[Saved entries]
##############################

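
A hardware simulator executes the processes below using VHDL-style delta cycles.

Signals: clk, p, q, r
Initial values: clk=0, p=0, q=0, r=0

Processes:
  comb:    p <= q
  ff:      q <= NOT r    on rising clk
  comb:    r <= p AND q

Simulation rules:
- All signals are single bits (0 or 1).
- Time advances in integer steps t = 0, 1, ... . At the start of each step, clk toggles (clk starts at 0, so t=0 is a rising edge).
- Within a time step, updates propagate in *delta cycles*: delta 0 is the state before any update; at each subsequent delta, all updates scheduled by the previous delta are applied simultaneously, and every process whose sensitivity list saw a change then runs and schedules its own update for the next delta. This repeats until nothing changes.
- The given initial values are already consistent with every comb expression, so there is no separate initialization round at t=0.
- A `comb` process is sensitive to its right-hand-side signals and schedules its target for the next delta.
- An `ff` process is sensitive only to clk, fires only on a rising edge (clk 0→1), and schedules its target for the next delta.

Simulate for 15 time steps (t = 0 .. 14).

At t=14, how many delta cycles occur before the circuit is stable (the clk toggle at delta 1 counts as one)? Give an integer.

3

t=0 Δ0: q=0 p=0 clk=0 r=0
  Δ1: clk:0→1
  Δ2: q:0→1
  Δ3: p:0→1
  Δ4: r:0→1
  (4Δ to stable)
t=1 Δ0: q=1 p=1 clk=1 r=1
  Δ1: clk:1→0
  (1Δ to stable)
t=2 Δ0: q=1 p=1 clk=0 r=1
  Δ1: clk:0→1
  Δ2: q:1→0
  Δ3: p:1→0, r:1→0
  (3Δ to stable)
t=3 Δ0: q=0 p=0 clk=1 r=0
  Δ1: clk:1→0
  (1Δ to stable)
t=4 Δ0: q=0 p=0 clk=0 r=0
  Δ1: clk:0→1
  Δ2: q:0→1
  Δ3: p:0→1
  Δ4: r:0→1
  (4Δ to stable)
t=5 Δ0: q=1 p=1 clk=1 r=1
  Δ1: clk:1→0
  (1Δ to stable)
t=6 Δ0: q=1 p=1 clk=0 r=1
  Δ1: clk:0→1
  Δ2: q:1→0
  Δ3: p:1→0, r:1→0
  (3Δ to stable)
t=7 Δ0: q=0 p=0 clk=1 r=0
  Δ1: clk:1→0
  (1Δ to stable)
t=8 Δ0: q=0 p=0 clk=0 r=0
  Δ1: clk:0→1
  Δ2: q:0→1
  Δ3: p:0→1
  Δ4: r:0→1
  (4Δ to stable)
t=9 Δ0: q=1 p=1 clk=1 r=1
  Δ1: clk:1→0
  (1Δ to stable)
t=10 Δ0: q=1 p=1 clk=0 r=1
  Δ1: clk:0→1
  Δ2: q:1→0
  Δ3: p:1→0, r:1→0
  (3Δ to stable)
t=11 Δ0: q=0 p=0 clk=1 r=0
  Δ1: clk:1→0
  (1Δ to stable)
t=12 Δ0: q=0 p=0 clk=0 r=0
  Δ1: clk:0→1
  Δ2: q:0→1
  Δ3: p:0→1
  Δ4: r:0→1
  (4Δ to stable)
t=13 Δ0: q=1 p=1 clk=1 r=1
  Δ1: clk:1→0
  (1Δ to stable)
t=14 Δ0: q=1 p=1 clk=0 r=1
  Δ1: clk:0→1
  Δ2: q:1→0
  Δ3: p:1→0, r:1→0
  (3Δ to stable)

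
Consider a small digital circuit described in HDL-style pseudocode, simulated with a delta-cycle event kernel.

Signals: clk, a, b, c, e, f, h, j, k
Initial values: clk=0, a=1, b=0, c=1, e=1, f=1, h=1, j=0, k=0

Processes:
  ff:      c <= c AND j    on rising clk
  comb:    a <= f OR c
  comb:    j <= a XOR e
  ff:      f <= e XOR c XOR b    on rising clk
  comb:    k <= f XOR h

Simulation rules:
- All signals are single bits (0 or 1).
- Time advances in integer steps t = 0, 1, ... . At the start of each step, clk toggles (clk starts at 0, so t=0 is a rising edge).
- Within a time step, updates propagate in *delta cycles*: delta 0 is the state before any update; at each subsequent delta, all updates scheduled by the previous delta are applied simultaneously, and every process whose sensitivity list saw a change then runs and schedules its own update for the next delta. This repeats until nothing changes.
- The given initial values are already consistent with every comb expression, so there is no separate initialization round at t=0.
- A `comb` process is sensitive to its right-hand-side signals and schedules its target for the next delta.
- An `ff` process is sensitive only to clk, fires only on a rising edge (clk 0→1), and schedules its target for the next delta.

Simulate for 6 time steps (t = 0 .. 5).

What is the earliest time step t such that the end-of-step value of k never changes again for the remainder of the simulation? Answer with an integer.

2

t=0 Δ0: c=1 b=0 e=1 j=0 clk=0 f=1 a=1 k=0 h=1
  Δ1: clk:0→1
  Δ2: c:1→0, f:1→0
  Δ3: a:1→0, k:0→1
  Δ4: j:0→1
  (4Δ to stable)
t=1 Δ0: c=0 b=0 e=1 j=1 clk=1 f=0 a=0 k=1 h=1
  Δ1: clk:1→0
  (1Δ to stable)
t=2 Δ0: c=0 b=0 e=1 j=1 clk=0 f=0 a=0 k=1 h=1
  Δ1: clk:0→1
  Δ2: f:0→1
  Δ3: a:0→1, k:1→0
  Δ4: j:1→0
  (4Δ to stable)
t=3 Δ0: c=0 b=0 e=1 j=0 clk=1 f=1 a=1 k=0 h=1
  Δ1: clk:1→0
  (1Δ to stable)
t=4 Δ0: c=0 b=0 e=1 j=0 clk=0 f=1 a=1 k=0 h=1
  Δ1: clk:0→1
  (1Δ to stable)
t=5 Δ0: c=0 b=0 e=1 j=0 clk=1 f=1 a=1 k=0 h=1
  Δ1: clk:1→0
  (1Δ to stable)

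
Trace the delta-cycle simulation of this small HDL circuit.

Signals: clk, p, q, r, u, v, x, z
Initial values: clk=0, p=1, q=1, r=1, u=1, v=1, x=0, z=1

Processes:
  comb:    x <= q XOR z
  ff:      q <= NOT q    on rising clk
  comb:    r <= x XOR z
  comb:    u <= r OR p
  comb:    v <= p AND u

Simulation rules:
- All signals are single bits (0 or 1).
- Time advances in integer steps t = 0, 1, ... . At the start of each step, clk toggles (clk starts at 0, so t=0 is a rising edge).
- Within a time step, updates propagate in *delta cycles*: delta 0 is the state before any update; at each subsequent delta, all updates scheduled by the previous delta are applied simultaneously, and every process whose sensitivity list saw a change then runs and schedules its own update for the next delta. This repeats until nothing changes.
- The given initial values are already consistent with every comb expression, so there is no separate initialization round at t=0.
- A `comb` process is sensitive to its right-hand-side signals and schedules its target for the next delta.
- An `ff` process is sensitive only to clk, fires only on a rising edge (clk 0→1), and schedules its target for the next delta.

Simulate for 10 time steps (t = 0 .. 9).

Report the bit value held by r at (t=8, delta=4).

0

t0.Δ0 p=1 r=1 v=1 z=1 q=1 x=0 u=1 clk=0
t0.Δ1 p=1 r=1 v=1 z=1 q=1 x=0 u=1 clk=1
t0.Δ2 p=1 r=1 v=1 z=1 q=0 x=0 u=1 clk=1
t0.Δ3 p=1 r=1 v=1 z=1 q=0 x=1 u=1 clk=1
t0.Δ4 p=1 r=0 v=1 z=1 q=0 x=1 u=1 clk=1
t1.Δ0 p=1 r=0 v=1 z=1 q=0 x=1 u=1 clk=1
t1.Δ1 p=1 r=0 v=1 z=1 q=0 x=1 u=1 clk=0
t2.Δ0 p=1 r=0 v=1 z=1 q=0 x=1 u=1 clk=0
t2.Δ1 p=1 r=0 v=1 z=1 q=0 x=1 u=1 clk=1
t2.Δ2 p=1 r=0 v=1 z=1 q=1 x=1 u=1 clk=1
t2.Δ3 p=1 r=0 v=1 z=1 q=1 x=0 u=1 clk=1
t2.Δ4 p=1 r=1 v=1 z=1 q=1 x=0 u=1 clk=1
t3.Δ0 p=1 r=1 v=1 z=1 q=1 x=0 u=1 clk=1
t3.Δ1 p=1 r=1 v=1 z=1 q=1 x=0 u=1 clk=0
t4.Δ0 p=1 r=1 v=1 z=1 q=1 x=0 u=1 clk=0
t4.Δ1 p=1 r=1 v=1 z=1 q=1 x=0 u=1 clk=1
t4.Δ2 p=1 r=1 v=1 z=1 q=0 x=0 u=1 clk=1
t4.Δ3 p=1 r=1 v=1 z=1 q=0 x=1 u=1 clk=1
t4.Δ4 p=1 r=0 v=1 z=1 q=0 x=1 u=1 clk=1
t5.Δ0 p=1 r=0 v=1 z=1 q=0 x=1 u=1 clk=1
t5.Δ1 p=1 r=0 v=1 z=1 q=0 x=1 u=1 clk=0
t6.Δ0 p=1 r=0 v=1 z=1 q=0 x=1 u=1 clk=0
t6.Δ1 p=1 r=0 v=1 z=1 q=0 x=1 u=1 clk=1
t6.Δ2 p=1 r=0 v=1 z=1 q=1 x=1 u=1 clk=1
t6.Δ3 p=1 r=0 v=1 z=1 q=1 x=0 u=1 clk=1
t6.Δ4 p=1 r=1 v=1 z=1 q=1 x=0 u=1 clk=1
t7.Δ0 p=1 r=1 v=1 z=1 q=1 x=0 u=1 clk=1
t7.Δ1 p=1 r=1 v=1 z=1 q=1 x=0 u=1 clk=0
t8.Δ0 p=1 r=1 v=1 z=1 q=1 x=0 u=1 clk=0
t8.Δ1 p=1 r=1 v=1 z=1 q=1 x=0 u=1 clk=1
t8.Δ2 p=1 r=1 v=1 z=1 q=0 x=0 u=1 clk=1
t8.Δ3 p=1 r=1 v=1 z=1 q=0 x=1 u=1 clk=1
t8.Δ4 p=1 r=0 v=1 z=1 q=0 x=1 u=1 clk=1
t9.Δ0 p=1 r=0 v=1 z=1 q=0 x=1 u=1 clk=1
t9.Δ1 p=1 r=0 v=1 z=1 q=0 x=1 u=1 clk=0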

##############################

### Assigned task
Find the line with "x <= q XOR z" in the entries above. Retype it and each line after it, exactly, through the line with "Simulate for 10 time steps (t = 0 .. 9).", and stop there.

### The completed task
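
  comb:    x <= q XOR z
  ff:      q <= NOT q    on rising clk
  comb:    r <= x XOR z
  comb:    u <= r OR p
  comb:    v <= p AND u

Simulation rules:
- All signals are single bits (0 or 1).
- Time advances in integer steps t = 0, 1, ... . At the start of each step, clk toggles (clk starts at 0, so t=0 is a rising edge).
- Within a time step, updates propagate in *delta cycles*: delta 0 is the state before any update; at each subsequent delta, all updates scheduled by the previous delta are applied simultaneously, and every process whose sensitivity list saw a change then runs and schedules its own update for the next delta. This repeats until nothing changes.
- The given initial values are already consistent with every comb expression, so there is no separate initialization round at t=0.
- A `comb` process is sensitive to its right-hand-side signals and schedules its target for the next delta.
- An `ff` process is sensitive only to clk, fires only on a rising edge (clk 0→1), and schedules its target for the next delta.

Simulate for 10 time steps (t = 0 .. 9).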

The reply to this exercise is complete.